▶ EXERCISE DATA:

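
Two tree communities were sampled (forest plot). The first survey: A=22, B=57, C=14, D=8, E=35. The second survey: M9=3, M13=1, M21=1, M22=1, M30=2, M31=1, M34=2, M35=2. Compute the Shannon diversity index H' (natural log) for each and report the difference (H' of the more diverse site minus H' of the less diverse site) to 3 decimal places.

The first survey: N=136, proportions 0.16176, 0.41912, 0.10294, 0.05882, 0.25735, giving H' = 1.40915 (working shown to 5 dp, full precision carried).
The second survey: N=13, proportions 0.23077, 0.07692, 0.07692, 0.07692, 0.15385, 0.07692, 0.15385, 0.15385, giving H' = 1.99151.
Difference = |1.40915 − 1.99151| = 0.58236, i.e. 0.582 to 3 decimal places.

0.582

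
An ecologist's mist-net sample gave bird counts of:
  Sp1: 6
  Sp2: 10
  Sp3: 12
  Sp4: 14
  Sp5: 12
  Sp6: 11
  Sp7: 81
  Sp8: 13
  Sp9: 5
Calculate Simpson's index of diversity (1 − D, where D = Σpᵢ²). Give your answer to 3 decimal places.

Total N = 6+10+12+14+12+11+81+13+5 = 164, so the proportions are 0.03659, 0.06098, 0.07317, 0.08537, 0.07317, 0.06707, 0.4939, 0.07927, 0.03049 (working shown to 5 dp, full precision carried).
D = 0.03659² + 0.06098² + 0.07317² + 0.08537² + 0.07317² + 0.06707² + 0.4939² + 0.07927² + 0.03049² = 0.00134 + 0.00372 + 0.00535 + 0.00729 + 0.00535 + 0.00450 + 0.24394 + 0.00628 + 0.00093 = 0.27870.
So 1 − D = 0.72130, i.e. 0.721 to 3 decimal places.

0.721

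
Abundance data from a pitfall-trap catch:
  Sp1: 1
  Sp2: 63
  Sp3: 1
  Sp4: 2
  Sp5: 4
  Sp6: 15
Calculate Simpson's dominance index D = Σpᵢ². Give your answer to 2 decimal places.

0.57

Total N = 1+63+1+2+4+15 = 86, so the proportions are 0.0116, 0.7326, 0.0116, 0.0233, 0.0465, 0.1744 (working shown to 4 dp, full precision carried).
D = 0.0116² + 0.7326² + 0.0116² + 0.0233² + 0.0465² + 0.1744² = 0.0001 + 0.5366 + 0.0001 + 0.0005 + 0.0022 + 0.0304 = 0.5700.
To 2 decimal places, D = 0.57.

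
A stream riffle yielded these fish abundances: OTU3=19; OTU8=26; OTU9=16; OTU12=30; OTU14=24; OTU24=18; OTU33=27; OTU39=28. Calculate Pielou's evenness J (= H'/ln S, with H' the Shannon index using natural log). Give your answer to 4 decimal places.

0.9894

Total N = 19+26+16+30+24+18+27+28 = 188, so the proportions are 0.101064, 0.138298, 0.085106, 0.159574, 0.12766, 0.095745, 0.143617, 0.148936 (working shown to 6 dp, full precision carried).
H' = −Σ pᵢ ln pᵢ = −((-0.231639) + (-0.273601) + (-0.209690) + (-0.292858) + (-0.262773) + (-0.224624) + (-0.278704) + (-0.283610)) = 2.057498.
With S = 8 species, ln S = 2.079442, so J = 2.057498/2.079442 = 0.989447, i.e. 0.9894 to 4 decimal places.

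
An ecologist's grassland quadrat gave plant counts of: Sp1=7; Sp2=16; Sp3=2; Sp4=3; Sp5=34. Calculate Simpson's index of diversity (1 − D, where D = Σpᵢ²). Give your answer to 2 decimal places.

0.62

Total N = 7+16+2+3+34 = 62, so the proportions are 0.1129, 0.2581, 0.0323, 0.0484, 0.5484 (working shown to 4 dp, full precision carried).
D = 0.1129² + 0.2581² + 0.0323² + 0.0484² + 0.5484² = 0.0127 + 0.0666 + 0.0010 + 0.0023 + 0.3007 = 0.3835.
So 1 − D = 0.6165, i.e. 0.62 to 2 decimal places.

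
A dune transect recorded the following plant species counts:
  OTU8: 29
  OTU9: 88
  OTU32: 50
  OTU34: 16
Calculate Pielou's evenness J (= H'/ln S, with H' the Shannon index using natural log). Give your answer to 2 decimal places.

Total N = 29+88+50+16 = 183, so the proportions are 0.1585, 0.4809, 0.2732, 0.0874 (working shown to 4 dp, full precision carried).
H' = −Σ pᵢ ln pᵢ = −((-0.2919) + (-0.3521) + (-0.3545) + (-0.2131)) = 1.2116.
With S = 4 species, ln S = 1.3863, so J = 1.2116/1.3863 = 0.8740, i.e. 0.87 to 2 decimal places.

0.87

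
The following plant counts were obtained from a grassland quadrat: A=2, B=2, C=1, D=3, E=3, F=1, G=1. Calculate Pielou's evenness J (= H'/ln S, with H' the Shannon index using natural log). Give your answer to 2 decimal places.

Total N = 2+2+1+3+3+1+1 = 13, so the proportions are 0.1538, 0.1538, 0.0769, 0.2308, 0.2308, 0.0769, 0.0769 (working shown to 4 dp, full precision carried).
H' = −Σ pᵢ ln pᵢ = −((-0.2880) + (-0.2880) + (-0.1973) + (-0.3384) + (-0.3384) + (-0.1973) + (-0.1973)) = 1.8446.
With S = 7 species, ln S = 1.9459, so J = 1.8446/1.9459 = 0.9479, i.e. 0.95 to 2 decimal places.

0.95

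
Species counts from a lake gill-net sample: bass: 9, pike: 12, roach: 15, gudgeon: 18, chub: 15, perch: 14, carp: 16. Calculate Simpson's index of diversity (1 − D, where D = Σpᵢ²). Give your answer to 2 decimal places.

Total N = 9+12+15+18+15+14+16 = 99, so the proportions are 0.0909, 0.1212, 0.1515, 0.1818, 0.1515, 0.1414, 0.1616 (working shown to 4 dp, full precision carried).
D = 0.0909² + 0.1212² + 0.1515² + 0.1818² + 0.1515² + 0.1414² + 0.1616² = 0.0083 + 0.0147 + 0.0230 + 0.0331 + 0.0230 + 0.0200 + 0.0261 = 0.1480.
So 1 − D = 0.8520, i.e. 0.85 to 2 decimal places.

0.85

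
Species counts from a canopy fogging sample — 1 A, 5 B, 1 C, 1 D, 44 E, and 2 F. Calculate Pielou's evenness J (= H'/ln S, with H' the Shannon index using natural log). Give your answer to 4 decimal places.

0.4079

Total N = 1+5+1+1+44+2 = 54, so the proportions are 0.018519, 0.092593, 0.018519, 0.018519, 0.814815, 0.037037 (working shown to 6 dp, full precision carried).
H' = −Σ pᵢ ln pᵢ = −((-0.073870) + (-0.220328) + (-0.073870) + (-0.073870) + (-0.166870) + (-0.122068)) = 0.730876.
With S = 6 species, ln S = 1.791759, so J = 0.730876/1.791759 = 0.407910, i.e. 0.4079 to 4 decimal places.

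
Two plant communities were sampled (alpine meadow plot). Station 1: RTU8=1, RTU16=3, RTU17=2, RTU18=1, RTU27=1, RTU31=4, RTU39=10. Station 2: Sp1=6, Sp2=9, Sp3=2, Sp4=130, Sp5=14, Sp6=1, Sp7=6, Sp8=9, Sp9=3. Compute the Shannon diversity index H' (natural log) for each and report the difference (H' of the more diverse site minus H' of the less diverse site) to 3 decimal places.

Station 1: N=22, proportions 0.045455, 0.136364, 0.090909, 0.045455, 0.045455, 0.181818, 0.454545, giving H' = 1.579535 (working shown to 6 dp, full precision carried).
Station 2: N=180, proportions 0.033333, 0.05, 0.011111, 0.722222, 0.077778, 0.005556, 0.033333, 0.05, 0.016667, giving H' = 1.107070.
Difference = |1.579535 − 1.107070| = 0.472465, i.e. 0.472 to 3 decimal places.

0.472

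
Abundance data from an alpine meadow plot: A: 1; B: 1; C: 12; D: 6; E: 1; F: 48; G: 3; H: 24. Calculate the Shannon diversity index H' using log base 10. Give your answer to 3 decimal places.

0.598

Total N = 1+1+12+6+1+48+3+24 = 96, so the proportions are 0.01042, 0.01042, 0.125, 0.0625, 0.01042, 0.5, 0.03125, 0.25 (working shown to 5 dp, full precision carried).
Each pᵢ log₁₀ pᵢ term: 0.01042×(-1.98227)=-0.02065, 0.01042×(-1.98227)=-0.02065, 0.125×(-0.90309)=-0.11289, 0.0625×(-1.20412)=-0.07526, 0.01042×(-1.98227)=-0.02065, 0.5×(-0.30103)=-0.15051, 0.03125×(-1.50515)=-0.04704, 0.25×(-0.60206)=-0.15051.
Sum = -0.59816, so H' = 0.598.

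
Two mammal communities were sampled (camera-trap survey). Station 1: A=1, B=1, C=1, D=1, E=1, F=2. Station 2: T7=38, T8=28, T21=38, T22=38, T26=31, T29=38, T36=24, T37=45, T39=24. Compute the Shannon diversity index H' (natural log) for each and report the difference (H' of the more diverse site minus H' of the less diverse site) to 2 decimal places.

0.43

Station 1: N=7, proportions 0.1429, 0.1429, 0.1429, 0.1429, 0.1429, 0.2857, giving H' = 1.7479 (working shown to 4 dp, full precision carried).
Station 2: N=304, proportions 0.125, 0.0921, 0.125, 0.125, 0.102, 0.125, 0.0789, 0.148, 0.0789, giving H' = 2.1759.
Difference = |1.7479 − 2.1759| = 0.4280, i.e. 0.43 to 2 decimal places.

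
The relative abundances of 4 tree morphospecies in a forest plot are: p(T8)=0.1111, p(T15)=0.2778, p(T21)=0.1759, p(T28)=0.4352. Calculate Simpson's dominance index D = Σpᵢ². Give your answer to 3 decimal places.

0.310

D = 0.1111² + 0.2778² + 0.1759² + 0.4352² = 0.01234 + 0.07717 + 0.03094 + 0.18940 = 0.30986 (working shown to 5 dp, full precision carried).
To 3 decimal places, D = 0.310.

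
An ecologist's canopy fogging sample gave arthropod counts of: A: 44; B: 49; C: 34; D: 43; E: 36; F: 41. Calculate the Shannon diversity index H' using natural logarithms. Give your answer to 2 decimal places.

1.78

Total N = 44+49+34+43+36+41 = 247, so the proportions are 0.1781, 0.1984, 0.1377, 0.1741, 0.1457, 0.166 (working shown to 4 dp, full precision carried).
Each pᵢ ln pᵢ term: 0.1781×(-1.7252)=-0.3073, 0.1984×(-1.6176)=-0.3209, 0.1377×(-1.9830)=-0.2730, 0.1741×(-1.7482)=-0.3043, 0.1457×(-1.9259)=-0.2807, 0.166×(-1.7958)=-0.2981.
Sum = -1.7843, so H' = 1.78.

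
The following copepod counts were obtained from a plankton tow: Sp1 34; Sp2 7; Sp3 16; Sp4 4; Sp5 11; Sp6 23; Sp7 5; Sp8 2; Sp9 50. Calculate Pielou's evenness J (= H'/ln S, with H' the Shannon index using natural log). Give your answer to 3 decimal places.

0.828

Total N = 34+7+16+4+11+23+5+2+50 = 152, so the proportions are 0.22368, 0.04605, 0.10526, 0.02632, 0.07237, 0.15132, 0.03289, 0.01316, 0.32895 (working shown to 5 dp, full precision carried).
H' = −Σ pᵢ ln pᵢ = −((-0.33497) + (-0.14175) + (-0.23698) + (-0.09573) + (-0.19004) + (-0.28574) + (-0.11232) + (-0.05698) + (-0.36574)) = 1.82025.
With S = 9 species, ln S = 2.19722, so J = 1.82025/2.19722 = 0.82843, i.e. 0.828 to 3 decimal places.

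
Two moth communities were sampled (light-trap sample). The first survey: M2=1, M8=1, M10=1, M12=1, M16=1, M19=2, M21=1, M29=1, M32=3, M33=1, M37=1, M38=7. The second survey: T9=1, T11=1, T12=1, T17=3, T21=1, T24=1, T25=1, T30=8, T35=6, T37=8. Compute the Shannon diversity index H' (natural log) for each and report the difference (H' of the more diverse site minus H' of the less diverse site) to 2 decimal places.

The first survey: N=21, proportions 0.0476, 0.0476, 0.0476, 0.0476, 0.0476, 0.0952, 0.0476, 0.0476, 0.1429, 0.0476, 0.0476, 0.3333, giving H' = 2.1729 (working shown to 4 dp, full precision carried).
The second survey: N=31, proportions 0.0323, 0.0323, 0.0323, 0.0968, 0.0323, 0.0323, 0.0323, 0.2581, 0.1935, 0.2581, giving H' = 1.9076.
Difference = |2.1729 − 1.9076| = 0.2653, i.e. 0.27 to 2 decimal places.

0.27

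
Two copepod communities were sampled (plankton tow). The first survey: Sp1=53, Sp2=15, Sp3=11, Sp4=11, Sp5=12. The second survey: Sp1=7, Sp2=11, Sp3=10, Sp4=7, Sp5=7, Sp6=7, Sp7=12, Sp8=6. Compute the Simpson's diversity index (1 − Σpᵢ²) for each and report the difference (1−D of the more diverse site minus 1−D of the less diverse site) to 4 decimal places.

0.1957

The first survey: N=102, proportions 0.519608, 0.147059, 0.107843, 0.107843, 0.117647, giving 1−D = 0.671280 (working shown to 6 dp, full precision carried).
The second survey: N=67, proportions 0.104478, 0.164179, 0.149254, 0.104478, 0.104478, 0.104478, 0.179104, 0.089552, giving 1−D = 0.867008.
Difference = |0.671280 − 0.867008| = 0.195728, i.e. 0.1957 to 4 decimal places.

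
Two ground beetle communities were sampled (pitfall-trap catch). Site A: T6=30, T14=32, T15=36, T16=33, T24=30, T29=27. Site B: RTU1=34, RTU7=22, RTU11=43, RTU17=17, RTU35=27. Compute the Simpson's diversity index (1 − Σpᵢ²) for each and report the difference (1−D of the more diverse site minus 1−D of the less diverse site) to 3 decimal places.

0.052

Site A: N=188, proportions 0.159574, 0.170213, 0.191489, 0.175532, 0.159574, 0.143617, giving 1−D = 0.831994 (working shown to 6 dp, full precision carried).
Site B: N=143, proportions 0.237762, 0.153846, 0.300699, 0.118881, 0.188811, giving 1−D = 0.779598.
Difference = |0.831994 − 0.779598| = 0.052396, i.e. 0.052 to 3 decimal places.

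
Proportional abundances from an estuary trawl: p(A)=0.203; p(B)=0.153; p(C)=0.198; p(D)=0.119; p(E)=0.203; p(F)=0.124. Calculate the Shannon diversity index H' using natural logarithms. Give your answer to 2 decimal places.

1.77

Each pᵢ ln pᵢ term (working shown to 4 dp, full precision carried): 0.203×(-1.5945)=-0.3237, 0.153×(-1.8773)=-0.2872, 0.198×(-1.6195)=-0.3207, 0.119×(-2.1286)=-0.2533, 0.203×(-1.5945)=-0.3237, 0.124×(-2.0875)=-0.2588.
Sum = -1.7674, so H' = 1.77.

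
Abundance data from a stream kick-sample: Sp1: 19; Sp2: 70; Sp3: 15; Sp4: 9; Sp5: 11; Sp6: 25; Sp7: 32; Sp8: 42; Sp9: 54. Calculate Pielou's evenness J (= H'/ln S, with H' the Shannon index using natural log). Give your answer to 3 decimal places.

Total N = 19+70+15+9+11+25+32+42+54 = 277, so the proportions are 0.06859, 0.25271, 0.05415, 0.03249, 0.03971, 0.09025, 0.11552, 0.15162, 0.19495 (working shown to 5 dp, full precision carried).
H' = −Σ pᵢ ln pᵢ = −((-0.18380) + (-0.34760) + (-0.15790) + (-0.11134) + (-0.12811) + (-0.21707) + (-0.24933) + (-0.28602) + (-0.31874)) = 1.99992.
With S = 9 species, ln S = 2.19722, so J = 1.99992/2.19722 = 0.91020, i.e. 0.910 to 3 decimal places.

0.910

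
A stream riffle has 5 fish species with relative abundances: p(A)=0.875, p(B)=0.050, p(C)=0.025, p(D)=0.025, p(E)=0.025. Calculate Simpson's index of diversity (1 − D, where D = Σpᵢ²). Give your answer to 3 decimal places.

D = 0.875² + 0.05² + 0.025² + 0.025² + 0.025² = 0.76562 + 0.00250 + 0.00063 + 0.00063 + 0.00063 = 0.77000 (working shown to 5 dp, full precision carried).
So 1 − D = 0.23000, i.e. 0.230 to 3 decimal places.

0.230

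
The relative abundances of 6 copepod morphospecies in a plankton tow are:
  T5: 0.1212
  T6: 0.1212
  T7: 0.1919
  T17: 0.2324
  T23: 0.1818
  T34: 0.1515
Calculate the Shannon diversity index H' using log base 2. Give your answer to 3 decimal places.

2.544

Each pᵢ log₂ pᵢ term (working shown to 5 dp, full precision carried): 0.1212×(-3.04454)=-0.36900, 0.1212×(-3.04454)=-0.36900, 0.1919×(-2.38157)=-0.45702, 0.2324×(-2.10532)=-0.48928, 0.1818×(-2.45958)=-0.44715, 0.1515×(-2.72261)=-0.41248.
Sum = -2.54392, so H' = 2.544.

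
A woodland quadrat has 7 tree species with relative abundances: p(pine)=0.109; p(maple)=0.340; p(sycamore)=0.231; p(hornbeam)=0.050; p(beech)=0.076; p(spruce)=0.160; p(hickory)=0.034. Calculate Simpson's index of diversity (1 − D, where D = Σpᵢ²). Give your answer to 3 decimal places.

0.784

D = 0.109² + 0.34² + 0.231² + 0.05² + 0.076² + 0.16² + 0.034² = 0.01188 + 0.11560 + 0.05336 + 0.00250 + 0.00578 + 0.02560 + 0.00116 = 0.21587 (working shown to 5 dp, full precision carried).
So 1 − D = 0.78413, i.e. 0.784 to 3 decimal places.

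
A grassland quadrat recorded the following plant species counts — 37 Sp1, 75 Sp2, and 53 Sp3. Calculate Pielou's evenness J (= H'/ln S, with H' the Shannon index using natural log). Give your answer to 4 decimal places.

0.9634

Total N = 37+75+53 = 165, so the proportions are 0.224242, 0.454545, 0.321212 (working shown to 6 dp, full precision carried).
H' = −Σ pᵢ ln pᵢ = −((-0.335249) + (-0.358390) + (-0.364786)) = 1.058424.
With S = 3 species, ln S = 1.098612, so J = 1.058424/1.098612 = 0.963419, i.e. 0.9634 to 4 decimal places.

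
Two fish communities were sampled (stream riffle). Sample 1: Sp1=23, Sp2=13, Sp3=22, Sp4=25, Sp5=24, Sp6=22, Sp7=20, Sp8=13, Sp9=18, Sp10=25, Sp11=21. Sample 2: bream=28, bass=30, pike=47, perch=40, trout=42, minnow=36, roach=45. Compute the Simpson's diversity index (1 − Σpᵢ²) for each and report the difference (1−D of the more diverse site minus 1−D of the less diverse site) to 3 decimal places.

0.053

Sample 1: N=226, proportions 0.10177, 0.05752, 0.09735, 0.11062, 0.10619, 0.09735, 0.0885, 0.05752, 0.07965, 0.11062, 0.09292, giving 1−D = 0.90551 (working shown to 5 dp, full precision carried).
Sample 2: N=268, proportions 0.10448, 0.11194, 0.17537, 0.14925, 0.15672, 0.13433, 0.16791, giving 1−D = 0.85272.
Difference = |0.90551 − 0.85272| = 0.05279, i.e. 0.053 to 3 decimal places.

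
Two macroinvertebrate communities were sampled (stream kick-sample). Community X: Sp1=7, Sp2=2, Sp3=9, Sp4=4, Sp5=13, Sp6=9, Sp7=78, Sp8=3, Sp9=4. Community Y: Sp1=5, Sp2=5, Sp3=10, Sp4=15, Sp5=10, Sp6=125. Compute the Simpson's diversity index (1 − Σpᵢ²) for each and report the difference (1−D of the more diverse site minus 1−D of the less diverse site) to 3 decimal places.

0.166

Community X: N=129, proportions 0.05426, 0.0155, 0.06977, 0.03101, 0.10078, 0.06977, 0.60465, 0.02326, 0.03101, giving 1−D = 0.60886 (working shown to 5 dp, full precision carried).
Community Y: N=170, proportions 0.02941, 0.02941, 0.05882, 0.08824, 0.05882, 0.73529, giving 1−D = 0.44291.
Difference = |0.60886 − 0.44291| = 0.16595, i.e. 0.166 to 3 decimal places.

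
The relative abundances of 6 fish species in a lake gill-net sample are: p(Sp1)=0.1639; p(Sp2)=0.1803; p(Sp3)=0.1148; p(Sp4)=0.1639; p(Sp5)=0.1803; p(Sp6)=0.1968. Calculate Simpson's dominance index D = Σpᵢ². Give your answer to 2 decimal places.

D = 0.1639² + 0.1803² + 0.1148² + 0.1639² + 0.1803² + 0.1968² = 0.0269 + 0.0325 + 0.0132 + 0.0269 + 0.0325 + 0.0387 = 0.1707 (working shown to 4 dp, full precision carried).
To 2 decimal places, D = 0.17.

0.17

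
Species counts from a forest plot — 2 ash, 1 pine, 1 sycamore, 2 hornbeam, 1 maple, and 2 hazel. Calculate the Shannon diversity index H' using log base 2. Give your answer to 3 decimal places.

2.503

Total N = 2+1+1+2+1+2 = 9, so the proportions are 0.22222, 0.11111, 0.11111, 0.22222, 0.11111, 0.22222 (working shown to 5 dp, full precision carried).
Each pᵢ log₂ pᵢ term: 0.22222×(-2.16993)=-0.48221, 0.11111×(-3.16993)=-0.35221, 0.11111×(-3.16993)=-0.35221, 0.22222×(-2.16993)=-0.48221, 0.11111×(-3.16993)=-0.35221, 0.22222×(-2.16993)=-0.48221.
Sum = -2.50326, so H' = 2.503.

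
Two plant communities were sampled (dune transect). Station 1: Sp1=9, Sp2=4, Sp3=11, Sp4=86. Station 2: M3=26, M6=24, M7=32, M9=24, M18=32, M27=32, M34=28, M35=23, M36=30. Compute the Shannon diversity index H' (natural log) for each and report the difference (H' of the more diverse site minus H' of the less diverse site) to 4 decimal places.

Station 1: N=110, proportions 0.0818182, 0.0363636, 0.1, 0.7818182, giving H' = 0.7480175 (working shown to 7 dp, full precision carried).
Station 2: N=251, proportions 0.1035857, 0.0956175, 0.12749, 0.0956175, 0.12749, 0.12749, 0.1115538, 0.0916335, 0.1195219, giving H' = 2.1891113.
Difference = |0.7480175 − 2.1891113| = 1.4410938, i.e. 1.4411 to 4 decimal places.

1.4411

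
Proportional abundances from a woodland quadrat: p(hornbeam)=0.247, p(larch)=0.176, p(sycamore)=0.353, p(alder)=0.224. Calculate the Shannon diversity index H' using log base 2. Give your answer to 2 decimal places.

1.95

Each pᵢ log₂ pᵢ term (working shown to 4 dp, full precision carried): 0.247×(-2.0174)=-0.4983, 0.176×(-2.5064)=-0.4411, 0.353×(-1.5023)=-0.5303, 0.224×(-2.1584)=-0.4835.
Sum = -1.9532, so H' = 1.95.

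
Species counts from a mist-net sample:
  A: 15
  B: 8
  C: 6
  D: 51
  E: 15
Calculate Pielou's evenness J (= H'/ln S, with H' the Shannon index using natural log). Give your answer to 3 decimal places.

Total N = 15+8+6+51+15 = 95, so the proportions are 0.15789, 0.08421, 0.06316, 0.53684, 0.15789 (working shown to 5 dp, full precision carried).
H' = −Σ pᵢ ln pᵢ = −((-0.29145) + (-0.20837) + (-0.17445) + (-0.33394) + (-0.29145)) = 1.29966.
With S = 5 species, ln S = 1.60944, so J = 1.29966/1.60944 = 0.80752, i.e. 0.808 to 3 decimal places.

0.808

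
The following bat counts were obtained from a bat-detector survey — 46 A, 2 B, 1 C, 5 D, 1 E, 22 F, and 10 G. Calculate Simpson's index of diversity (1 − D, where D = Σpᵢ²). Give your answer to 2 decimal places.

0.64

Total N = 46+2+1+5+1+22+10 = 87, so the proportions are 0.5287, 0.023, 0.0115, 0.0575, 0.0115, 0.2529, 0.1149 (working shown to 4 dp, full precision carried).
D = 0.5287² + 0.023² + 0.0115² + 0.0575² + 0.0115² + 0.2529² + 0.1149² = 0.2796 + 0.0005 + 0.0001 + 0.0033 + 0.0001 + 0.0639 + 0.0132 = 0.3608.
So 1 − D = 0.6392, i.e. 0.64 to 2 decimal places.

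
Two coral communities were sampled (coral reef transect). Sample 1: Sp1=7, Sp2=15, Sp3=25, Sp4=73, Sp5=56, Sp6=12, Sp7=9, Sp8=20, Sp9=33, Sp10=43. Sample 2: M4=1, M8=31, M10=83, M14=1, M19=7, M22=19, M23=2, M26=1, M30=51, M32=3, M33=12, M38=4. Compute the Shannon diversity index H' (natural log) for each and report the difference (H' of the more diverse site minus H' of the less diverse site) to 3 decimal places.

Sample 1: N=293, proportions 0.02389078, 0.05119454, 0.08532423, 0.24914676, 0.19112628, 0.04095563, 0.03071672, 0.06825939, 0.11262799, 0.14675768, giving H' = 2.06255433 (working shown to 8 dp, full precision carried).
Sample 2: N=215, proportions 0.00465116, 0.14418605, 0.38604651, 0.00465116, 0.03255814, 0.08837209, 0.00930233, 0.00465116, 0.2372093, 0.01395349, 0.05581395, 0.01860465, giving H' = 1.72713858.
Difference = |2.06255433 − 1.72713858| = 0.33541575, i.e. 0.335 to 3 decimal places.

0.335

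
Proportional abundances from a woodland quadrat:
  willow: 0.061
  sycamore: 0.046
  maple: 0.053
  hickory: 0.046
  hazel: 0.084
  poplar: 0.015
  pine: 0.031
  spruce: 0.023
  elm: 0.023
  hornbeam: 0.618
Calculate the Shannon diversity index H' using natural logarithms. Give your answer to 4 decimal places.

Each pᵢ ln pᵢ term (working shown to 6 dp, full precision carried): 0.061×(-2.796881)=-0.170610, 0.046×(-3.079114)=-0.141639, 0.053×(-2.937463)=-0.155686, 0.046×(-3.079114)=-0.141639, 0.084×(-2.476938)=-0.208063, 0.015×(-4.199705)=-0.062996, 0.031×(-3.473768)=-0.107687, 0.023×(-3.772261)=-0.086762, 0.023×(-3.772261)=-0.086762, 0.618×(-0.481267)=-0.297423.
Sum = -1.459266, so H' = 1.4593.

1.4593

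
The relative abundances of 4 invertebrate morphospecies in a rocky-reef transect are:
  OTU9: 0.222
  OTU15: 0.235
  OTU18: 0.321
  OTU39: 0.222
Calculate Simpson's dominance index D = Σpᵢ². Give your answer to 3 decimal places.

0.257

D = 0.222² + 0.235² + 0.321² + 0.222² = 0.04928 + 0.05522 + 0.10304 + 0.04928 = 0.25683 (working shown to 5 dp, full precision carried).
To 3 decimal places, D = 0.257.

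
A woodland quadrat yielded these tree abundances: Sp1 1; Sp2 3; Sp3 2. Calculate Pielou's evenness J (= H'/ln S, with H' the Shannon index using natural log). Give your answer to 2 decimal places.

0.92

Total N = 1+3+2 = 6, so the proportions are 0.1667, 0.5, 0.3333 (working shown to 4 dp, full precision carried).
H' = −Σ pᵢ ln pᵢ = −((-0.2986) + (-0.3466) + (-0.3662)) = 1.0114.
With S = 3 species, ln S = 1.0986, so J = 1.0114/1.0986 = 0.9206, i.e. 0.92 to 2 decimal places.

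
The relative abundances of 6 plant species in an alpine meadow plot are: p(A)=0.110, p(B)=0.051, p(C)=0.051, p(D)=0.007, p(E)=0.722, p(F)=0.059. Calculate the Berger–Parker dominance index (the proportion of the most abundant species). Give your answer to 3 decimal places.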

▶ TASK DIRECTIONS: Take from the entries every line that has the string "mist".

▶ SOLUTION TO THIS PROBLEM:
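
An ecologist's mist-net sample gave bird counts of:
Species counts from a mist-net sample: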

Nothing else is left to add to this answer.